Only the number is wanted: how many lines below contain "frac"?

## [AVAILABLE DATA]
——
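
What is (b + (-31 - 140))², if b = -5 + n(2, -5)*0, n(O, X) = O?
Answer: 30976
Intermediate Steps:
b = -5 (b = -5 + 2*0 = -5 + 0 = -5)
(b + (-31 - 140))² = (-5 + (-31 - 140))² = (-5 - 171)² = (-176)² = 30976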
——
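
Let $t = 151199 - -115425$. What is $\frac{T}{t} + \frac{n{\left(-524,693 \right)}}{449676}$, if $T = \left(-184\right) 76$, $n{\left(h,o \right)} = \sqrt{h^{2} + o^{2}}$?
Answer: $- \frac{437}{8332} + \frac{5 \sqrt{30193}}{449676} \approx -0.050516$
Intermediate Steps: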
——
## [COMPLETED TASK]
2